* _ABOUT THIS EXERCISE_: Beginning at whichever line contains "58.7. Find the", reproduce each line of the records below word for word, ending with the last, and add nothing.

* _INPUT_:
= Beginning of Section =

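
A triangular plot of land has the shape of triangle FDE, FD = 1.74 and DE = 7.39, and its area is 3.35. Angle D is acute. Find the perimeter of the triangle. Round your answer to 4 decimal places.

From area = ½·FD·DE·sin D, we get sin D = 2·area/(FD·DE) ≈ 0.52105.
Taking the acute solution, ∠D ≈ 31.40°.
Law of cosines then gives EF ≈ 5.9741.
Perimeter = 7.39 + 5.9741 + 1.74 = 15.104.

perimeter ≈ 15.1041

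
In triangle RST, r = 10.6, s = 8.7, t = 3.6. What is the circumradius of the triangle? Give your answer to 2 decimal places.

By the law of cosines, cos R = (s² + t² − r²) / (2·s·t) ≈ -0.37851, so ∠R ≈ 112.24°.
Circumradius = r/(2 sin R) ≈ 5.726.

5.73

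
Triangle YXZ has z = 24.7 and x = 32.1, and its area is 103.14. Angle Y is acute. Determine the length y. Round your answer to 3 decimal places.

From area = ½·x·z·sin Y, we get sin Y = 2·area/(x·z) ≈ 0.26017.
Taking the acute solution, ∠Y ≈ 15.08°.
Law of cosines then gives y ≈ 10.458.

10.458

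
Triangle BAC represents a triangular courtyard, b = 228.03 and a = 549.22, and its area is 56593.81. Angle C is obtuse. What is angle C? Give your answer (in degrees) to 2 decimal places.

From area = ½·b·a·sin C, we get sin C = 2·area/(b·a) ≈ 0.90378.
Taking the obtuse solution, ∠C ≈ 115.34°.

∠C ≈ 115.34°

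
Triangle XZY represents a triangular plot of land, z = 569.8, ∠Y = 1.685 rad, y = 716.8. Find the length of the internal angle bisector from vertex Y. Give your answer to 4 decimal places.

300.9558

Law of sines: sin Z = z·sin Y/y ≈ 0.78974.
Since y ≥ z, only the acute value applies: ∠Z ≈ 0.910 rad.
Then ∠X = π − ∠Y − ∠Z ≈ 0.546 rad.
Law of sines gives x = y·sin X/sin Y ≈ 374.78.
The bisector from Y has length 2·x·z·cos(∠Y/2)/(x+z) ≈ 300.96.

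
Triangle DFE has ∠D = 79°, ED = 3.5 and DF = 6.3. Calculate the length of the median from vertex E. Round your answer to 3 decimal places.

By the law of cosines, FE² = ED² + DF² − 2·ED·DF·cos D = 43.525, so FE ≈ 6.5974.
Median from E: ½√(2·FE² + 2·ED² − DF²) ≈ 4.2385.

4.239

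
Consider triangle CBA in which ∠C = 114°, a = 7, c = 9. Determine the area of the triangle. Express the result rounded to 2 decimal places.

Law of sines: sin A = a·sin C/c ≈ 0.71054.
Since c ≥ a, only the acute value applies: ∠A ≈ 45.28°.
Then ∠B = 180° − ∠C − ∠A ≈ 20.72°.
Law of sines gives b = c·sin B/sin C ≈ 3.4858.
Area = ½·c·a·sin B ≈ 11.146.

11.15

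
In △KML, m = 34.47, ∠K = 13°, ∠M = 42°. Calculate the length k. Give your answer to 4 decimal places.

The third angle is ∠L = 180° − ∠K − ∠M = 125.00°.
Law of sines: k = m·sin K/sin M ≈ 11.588.

11.5883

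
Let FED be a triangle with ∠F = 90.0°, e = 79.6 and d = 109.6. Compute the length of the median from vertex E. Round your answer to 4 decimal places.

By the law of cosines, f² = e² + d² − 2·e·d·cos F = 18348, so f ≈ 135.46.
Median from E: ½√(2·d² + 2·f² − e²) ≈ 116.6.

m_E ≈ 116.6027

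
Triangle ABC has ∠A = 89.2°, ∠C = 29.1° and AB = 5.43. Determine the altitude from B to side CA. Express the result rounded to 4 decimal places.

The third angle is ∠B = 180° − ∠C − ∠A = 61.70°.
Law of sines: BC = AB·sin A/sin C ≈ 11.164.
Law of sines: CA = AB·sin B/sin C ≈ 9.8306.
Area = ½·AB·BC·sin B ≈ 26.688.
The altitude from B has length 2·area/CA ≈ 5.4295.

h_B ≈ 5.4295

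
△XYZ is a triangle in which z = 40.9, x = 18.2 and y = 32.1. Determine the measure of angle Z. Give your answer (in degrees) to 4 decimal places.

By the law of cosines, cos Z = (x² + y² − z²) / (2·x·y) ≈ -0.26630, so ∠Z ≈ 105.44°.

105.4444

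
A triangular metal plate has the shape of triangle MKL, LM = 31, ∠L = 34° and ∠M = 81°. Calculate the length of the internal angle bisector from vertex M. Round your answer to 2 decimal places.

The third angle is ∠K = 180° − ∠L − ∠M = 65.00°.
Law of sines: KL = LM·sin M/sin K ≈ 33.784.
Law of sines: MK = LM·sin L/sin K ≈ 19.127.
The bisector from M has length 2·LM·MK·cos(∠M/2)/(LM+MK) ≈ 17.989.

t_M ≈ 17.99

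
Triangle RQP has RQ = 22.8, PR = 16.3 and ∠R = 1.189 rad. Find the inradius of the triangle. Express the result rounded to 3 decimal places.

By the law of cosines, QP² = PR² + RQ² − 2·PR·RQ·cos R = 508.59, so QP ≈ 22.552.
Area = ½·PR·RQ·sin R ≈ 172.44.
Semiperimeter s = (22.552+16.3+22.8)/2 = 30.826.
Inradius = area/s = 172.44/30.826 ≈ 5.594.

5.594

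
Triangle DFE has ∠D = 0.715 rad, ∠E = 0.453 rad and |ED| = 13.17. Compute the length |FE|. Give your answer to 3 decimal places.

The third angle is ∠F = π − ∠E − ∠D = 1.974 rad.
Law of sines: |FE| = |ED|·sin D/sin F ≈ 9.3856.

9.386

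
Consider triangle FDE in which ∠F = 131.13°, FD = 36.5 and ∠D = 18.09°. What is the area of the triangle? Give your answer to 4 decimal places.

area ≈ 304.4398

The third angle is ∠E = 180° − ∠F − ∠D = 30.78°.
Law of sines: DE = FD·sin F/sin E ≈ 53.723.
Law of sines: EF = FD·sin D/sin E ≈ 22.147.
Area = ½·FD·DE·sin D ≈ 304.44.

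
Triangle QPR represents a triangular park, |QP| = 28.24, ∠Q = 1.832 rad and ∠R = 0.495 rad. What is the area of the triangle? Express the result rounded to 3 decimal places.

area ≈ 589.917

The third angle is ∠P = π − ∠R − ∠Q = 0.815 rad.
Law of sines: |PR| = |QP|·sin Q/sin R ≈ 57.432.
Law of sines: |RQ| = |QP|·sin P/sin R ≈ 43.246.
Area = ½·|QP|·|PR|·sin P ≈ 589.92.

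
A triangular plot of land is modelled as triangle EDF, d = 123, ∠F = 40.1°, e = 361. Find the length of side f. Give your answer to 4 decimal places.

By the law of cosines, f² = e² + d² − 2·e·d·cos F = 77520, so f ≈ 278.42.

278.4248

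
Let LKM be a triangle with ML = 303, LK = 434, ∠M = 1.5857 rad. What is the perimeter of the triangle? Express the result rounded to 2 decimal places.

Law of sines: sin K = ML·sin M/LK ≈ 0.69808.
Since LK ≥ ML, only the acute value applies: ∠K ≈ 0.7727 rad.
Then ∠L = π − ∠M − ∠K ≈ 0.7832 rad.
Law of sines gives KM = LK·sin L/sin M ≈ 306.24.
Semiperimeter s = (306.24+303+434)/2 = 521.62.
Perimeter = 306.24 + 303 + 434 = 1043.2.

perimeter ≈ 1043.24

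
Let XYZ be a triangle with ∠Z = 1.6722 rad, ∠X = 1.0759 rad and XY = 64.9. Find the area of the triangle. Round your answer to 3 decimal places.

area ≈ 714.263

The third angle is ∠Y = π − ∠Z − ∠X = 0.3935 rad.
Law of sines: YZ = XY·sin X/sin Z ≈ 57.408.
Law of sines: ZX = XY·sin Y/sin Z ≈ 25.012.
Area = ½·XY·YZ·sin Y ≈ 714.26.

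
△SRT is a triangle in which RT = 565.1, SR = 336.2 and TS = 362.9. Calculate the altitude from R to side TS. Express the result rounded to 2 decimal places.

320.10

Semiperimeter s = (565.1 + 362.9 + 336.2)/2 = 632.1.
Heron's formula: area = √(632.1·67·269.2·295.9) ≈ 58082.
The altitude from R has length 2·area/TS ≈ 320.1.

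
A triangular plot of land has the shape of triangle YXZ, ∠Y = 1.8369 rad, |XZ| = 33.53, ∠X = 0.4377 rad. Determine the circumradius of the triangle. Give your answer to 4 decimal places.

The third angle is ∠Z = π − ∠Y − ∠X = 0.8670 rad.
Law of sines: |ZY| = |XZ|·sin X/sin Y ≈ 14.73.
Law of sines: |YX| = |XZ|·sin Z/sin Y ≈ 26.495.
Circumradius = |XZ|/(2 sin Y) ≈ 17.377.

17.3766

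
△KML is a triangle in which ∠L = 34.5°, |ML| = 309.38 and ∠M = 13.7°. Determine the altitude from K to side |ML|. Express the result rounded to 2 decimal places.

h_K ≈ 55.67

The third angle is ∠K = 180° − ∠M − ∠L = 131.80°.
Law of sines: |LK| = |ML|·sin M/sin K ≈ 98.29.
Law of sines: |KM| = |ML|·sin L/sin K ≈ 235.06.
Area = ½·|ML|·|LK|·sin L ≈ 8611.9.
The altitude from K has length 2·area/|ML| ≈ 55.672.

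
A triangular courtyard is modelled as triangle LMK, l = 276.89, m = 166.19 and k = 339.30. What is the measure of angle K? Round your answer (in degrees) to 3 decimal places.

By the law of cosines, cos K = (l² + m² − k²) / (2·l·m) ≈ -0.11775, so ∠K ≈ 96.76°.

∠K ≈ 96.763°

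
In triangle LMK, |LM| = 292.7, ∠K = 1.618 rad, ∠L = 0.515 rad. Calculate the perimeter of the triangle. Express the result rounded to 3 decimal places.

The third angle is ∠M = π − ∠K − ∠L = 1.009 rad.
Law of sines: |MK| = |LM|·sin L/sin K ≈ 144.33.
Law of sines: |KL| = |LM|·sin M/sin K ≈ 247.92.
Semiperimeter s = (144.33+247.92+292.7)/2 = 342.48.
Perimeter = 144.33 + 247.92 + 292.7 = 684.95.

perimeter ≈ 684.950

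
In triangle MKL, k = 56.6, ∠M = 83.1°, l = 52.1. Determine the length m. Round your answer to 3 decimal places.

72.176

By the law of cosines, m² = k² + l² − 2·k·l·cos M = 5209.4, so m ≈ 72.176.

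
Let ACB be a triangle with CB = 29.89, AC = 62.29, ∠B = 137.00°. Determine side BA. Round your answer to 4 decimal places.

Law of sines: sin A = CB·sin B/AC ≈ 0.32726.
Since AC ≥ CB, only the acute value applies: ∠A ≈ 19.10°.
Then ∠C = 180° − ∠B − ∠A ≈ 23.90°.
Law of sines gives BA = AC·sin C/sin B ≈ 37.

36.9998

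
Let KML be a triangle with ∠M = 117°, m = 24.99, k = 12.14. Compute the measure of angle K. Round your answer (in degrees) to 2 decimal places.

Law of sines: sin K = k·sin M/m ≈ 0.43285.
Since m ≥ k, only the acute value applies: ∠K ≈ 25.65°.
Then ∠L = 180° − ∠M − ∠K ≈ 37.35°.

25.65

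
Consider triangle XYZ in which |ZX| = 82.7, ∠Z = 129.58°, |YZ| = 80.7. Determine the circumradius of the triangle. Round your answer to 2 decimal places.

By the law of cosines, |XY|² = |YZ|² + |ZX|² − 2·|YZ|·|ZX|·cos Z = 21856, so |XY| ≈ 147.84.
Area = ½·|YZ|·|ZX|·sin Z ≈ 2571.9.
Circumradius = |XY|/(2 sin Z) ≈ 95.908.

95.91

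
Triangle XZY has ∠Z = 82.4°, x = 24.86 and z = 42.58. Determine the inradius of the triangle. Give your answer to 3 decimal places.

8.883

Law of sines: sin X = x·sin Z/z ≈ 0.57871.
Since z ≥ x, only the acute value applies: ∠X ≈ 35.36°.
Then ∠Y = 180° − ∠Z − ∠X ≈ 62.24°.
Law of sines gives y = z·sin Y/sin Z ≈ 38.013.
Area = ½·z·x·sin Y ≈ 468.35.
Semiperimeter s = (24.86+42.58+38.013)/2 = 52.727.
Inradius = area/s = 468.35/52.727 ≈ 8.8827.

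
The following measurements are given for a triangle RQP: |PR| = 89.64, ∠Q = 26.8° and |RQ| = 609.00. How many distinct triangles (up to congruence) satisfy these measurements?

0

|RQ|·sin Q = 609.00·sin(26.8°) ≈ 274.6.
Since |PR| = 89.64 < 274.6 = |RQ| sin Q, no triangle exists.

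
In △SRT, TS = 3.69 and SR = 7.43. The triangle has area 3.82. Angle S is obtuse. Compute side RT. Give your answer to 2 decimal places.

From area = ½·TS·SR·sin S, we get sin S = 2·area/(TS·SR) ≈ 0.27866.
Taking the obtuse solution, ∠S ≈ 2.859 rad.
Law of cosines then gives RT ≈ 11.022.

11.02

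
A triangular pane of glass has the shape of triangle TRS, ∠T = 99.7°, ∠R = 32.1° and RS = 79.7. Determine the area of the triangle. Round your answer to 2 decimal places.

area ≈ 1276.42

The third angle is ∠S = 180° − ∠T − ∠R = 48.20°.
Law of sines: ST = RS·sin R/sin T ≈ 42.967.
Law of sines: TR = RS·sin S/sin T ≈ 60.276.
Area = ½·RS·ST·sin S ≈ 1276.4.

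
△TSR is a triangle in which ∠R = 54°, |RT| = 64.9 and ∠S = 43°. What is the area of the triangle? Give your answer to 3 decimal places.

2479.616

The third angle is ∠T = 180° − ∠S − ∠R = 83.00°.
Law of sines: |SR| = |RT|·sin T/sin S ≈ 94.452.
Law of sines: |TS| = |RT|·sin R/sin S ≈ 76.987.
Area = ½·|RT|·|SR|·sin R ≈ 2479.6.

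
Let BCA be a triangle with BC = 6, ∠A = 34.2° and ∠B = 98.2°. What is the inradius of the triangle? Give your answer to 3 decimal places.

The third angle is ∠C = 180° − ∠A − ∠B = 47.60°.
Law of sines: CA = BC·sin B/sin A ≈ 10.565.
Law of sines: AB = BC·sin C/sin A ≈ 7.8827.
Area = ½·BC·CA·sin C ≈ 23.406.
Semiperimeter s = (10.565+7.8827+6)/2 = 12.224.
Inradius = area/s = 23.406/12.224 ≈ 1.9148.

r ≈ 1.915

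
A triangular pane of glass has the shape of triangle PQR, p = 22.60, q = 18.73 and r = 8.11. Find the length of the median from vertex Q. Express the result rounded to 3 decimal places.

Median from Q: ½√(2·r² + 2·p² − q²) ≈ 14.162.

14.162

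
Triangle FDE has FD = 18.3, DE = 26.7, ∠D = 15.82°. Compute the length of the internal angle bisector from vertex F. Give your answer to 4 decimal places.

By the law of cosines, EF² = FD² + DE² − 2·FD·DE·cos D = 107.57, so EF ≈ 10.372.
Law of cosines again: cos F = (EF² + FD² − DE²)/(2·EF·FD) ≈ -0.71238, so ∠F ≈ 135.43°.
The bisector from F has length 2·EF·FD·cos(∠F/2)/(EF+FD) ≈ 5.0208.

5.0208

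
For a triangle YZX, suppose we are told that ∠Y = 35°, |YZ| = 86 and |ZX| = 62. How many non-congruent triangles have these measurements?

2

|YZ|·sin Y = 86·sin(35°) ≈ 49.33.
Since |YZ| sin Y < |ZX| < |YZ| (49.33 < 62 < 86), two triangles exist.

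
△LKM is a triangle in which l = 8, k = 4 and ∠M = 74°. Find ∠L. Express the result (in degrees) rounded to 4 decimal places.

∠L ≈ 76.8621°

By the law of cosines, m² = l² + k² − 2·l·k·cos M = 62.359, so m ≈ 7.8968.
Law of cosines again: cos L = (k² + m² − l²)/(2·k·m) ≈ 0.22730, so ∠L ≈ 76.86°.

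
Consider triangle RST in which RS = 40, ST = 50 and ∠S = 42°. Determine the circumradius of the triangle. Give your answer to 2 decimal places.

25.09

By the law of cosines, TR² = RS² + ST² − 2·RS·ST·cos S = 1127.4, so TR ≈ 33.577.
Area = ½·RS·ST·sin S ≈ 669.13.
Circumradius = TR/(2 sin S) ≈ 25.09.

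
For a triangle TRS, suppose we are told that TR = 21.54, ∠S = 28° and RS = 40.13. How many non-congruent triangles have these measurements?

2

RS·sin S = 40.13·sin(28°) ≈ 18.84.
Since RS sin S < TR < RS (18.84 < 21.54 < 40.13), two triangles exist.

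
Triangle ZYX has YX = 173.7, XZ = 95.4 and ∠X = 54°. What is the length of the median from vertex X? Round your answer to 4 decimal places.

121.1953

By the law of cosines, ZY² = YX² + XZ² − 2·YX·XZ·cos X = 19792, so ZY ≈ 140.69.
Median from X: ½√(2·YX² + 2·XZ² − ZY²) ≈ 121.2.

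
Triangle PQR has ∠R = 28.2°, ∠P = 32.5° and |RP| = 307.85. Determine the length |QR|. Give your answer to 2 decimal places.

189.67

The third angle is ∠Q = 180° − ∠R − ∠P = 119.30°.
Law of sines: |QR| = |RP|·sin P/sin Q ≈ 189.67.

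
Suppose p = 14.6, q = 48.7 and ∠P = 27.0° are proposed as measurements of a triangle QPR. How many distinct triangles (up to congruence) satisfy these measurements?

0

q·sin P = 48.7·sin(27.0°) ≈ 22.11.
Since p = 14.6 < 22.11 = q sin P, no triangle exists.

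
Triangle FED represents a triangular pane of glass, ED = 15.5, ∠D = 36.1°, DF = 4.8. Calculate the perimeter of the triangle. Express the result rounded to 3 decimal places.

32.261

By the law of cosines, FE² = ED² + DF² − 2·ED·DF·cos D = 143.06, so FE ≈ 11.961.
Semiperimeter s = (15.5+4.8+11.961)/2 = 16.13.
Perimeter = 15.5 + 4.8 + 11.961 = 32.261.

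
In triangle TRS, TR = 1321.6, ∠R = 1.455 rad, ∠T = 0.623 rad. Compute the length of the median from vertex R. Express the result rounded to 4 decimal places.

The third angle is ∠S = π − ∠T − ∠R = 1.064 rad.
Law of sines: RS = TR·sin T/sin S ≈ 882.18.
Law of sines: ST = TR·sin R/sin S ≈ 1501.8.
Median from R: ½√(2·TR² + 2·RS² − ST²) ≈ 835.8.

m_R ≈ 835.8046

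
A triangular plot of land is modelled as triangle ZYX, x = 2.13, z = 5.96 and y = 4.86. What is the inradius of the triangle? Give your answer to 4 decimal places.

r ≈ 0.7471

Semiperimeter s = (5.96 + 4.86 + 2.13)/2 = 6.475.
Heron's formula: area = √(6.475·0.515·1.615·4.345) ≈ 4.8373.
Inradius = area/s = 4.8373/6.475 ≈ 0.74708.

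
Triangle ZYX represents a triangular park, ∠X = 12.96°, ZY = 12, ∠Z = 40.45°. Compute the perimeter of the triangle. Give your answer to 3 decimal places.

perimeter ≈ 89.676

The third angle is ∠Y = 180° − ∠X − ∠Z = 126.59°.
Law of sines: YX = ZY·sin Z/sin X ≈ 34.714.
Law of sines: XZ = ZY·sin Y/sin X ≈ 42.962.
Semiperimeter s = (34.714+42.962+12)/2 = 44.838.
Perimeter = 34.714 + 42.962 + 12 = 89.676.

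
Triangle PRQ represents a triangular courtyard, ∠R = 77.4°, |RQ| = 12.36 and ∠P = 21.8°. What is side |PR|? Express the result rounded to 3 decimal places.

32.854

The third angle is ∠Q = 180° − ∠P − ∠R = 80.80°.
Law of sines: |PR| = |RQ|·sin Q/sin P ≈ 32.854.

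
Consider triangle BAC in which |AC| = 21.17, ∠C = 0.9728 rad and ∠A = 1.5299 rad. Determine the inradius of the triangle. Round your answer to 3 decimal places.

The third angle is ∠B = π − ∠A − ∠C = 0.6389 rad.
Law of sines: |CB| = |AC|·sin A/sin B ≈ 35.472.
Law of sines: |BA| = |AC|·sin C/sin B ≈ 29.341.
Area = ½·|AC|·|CB|·sin C ≈ 310.32.
Semiperimeter s = (21.17+35.472+29.341)/2 = 42.992.
Inradius = area/s = 310.32/42.992 ≈ 7.218.

7.218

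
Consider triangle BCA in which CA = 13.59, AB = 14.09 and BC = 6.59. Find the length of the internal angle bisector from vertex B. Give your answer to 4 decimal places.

By the law of cosines, cos B = (AB² + BC² − CA²) / (2·AB·BC) ≈ 0.30838, so ∠B ≈ 1.2573 rad.
The bisector from B has length 2·AB·BC·cos(∠B/2)/(AB+BC) ≈ 7.2632.

t_B ≈ 7.2632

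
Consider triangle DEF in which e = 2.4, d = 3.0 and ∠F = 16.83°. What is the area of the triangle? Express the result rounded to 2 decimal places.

1.04

Area = ½·d·e·sin F ≈ 1.0423.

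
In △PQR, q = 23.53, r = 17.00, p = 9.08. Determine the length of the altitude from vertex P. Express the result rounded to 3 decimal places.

Semiperimeter s = (9.08 + 23.53 + 17)/2 = 24.805.
Heron's formula: area = √(24.805·15.725·1.275·7.805) ≈ 62.303.
The altitude from P has length 2·area/p ≈ 13.723.

h_P ≈ 13.723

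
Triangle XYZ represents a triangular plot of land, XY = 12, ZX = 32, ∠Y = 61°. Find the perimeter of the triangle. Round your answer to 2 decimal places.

80.05

Law of sines: sin Z = XY·sin Y/ZX ≈ 0.32798.
Since ZX ≥ XY, only the acute value applies: ∠Z ≈ 19.15°.
Then ∠X = 180° − ∠Y − ∠Z ≈ 99.85°.
Law of sines gives YZ = ZX·sin X/sin Y ≈ 36.048.
Semiperimeter s = (36.048+32+12)/2 = 40.024.
Perimeter = 36.048 + 32 + 12 = 80.048.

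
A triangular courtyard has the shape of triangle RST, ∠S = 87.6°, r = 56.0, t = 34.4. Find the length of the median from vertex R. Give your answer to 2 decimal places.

43.44

By the law of cosines, s² = t² + r² − 2·t·r·cos S = 4158, so s ≈ 64.483.
Median from R: ½√(2·s² + 2·t² − r²) ≈ 43.436.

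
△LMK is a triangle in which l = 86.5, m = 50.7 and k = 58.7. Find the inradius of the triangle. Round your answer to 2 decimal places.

r ≈ 14.72

Semiperimeter s = (86.5 + 50.7 + 58.7)/2 = 97.95.
Heron's formula: area = √(97.95·11.45·47.25·39.25) ≈ 1442.2.
Inradius = area/s = 1442.2/97.95 ≈ 14.724.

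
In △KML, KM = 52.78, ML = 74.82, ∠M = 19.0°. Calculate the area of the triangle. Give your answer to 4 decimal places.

Area = ½·KM·ML·sin M ≈ 642.83.

area ≈ 642.8343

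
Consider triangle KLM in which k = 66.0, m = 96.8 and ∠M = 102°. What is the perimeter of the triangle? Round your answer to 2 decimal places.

Law of sines: sin K = k·sin M/m ≈ 0.66692.
Since m ≥ k, only the acute value applies: ∠K ≈ 41.83°.
Then ∠L = 180° − ∠M − ∠K ≈ 36.17°.
Law of sines gives l = m·sin L/sin M ≈ 58.406.
Semiperimeter s = (66+58.406+96.8)/2 = 110.6.
Perimeter = 66 + 58.406 + 96.8 = 221.21.

perimeter ≈ 221.21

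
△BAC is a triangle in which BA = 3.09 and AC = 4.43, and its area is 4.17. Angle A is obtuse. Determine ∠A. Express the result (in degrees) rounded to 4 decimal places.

∠A ≈ 142.4639°

From area = ½·BA·AC·sin A, we get sin A = 2·area/(BA·AC) ≈ 0.60926.
Taking the obtuse solution, ∠A ≈ 142.46°.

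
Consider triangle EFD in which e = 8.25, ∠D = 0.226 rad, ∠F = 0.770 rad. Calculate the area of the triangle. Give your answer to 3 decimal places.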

= End of Section =

* _RESULT OF THE EXERCISE_:
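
△LMK is a triangle in which l = 86.5, m = 50.7 and k = 58.7. Find the inradius of the triangle. Round your answer to 2 decimal places.

r ≈ 14.72

Semiperimeter s = (86.5 + 50.7 + 58.7)/2 = 97.95.
Heron's formula: area = √(97.95·11.45·47.25·39.25) ≈ 1442.2.
Inradius = area/s = 1442.2/97.95 ≈ 14.724.

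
In △KML, KM = 52.78, ML = 74.82, ∠M = 19.0°. Calculate the area of the triangle. Give your answer to 4 decimal places.

Area = ½·KM·ML·sin M ≈ 642.83.

area ≈ 642.8343

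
Consider triangle KLM in which k = 66.0, m = 96.8 and ∠M = 102°. What is the perimeter of the triangle? Round your answer to 2 decimal places.

Law of sines: sin K = k·sin M/m ≈ 0.66692.
Since m ≥ k, only the acute value applies: ∠K ≈ 41.83°.
Then ∠L = 180° − ∠M − ∠K ≈ 36.17°.
Law of sines gives l = m·sin L/sin M ≈ 58.406.
Semiperimeter s = (66+58.406+96.8)/2 = 110.6.
Perimeter = 66 + 58.406 + 96.8 = 221.21.

perimeter ≈ 221.21

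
△BAC is a triangle in which BA = 3.09 and AC = 4.43, and its area is 4.17. Angle A is obtuse. Determine ∠A. Express the result (in degrees) rounded to 4 decimal places.

∠A ≈ 142.4639°

From area = ½·BA·AC·sin A, we get sin A = 2·area/(BA·AC) ≈ 0.60926.
Taking the obtuse solution, ∠A ≈ 142.46°.

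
Consider triangle EFD in which e = 8.25, ∠D = 0.226 rad, ∠F = 0.770 rad. Calculate the area of the triangle. Give your answer to 3 decimal places.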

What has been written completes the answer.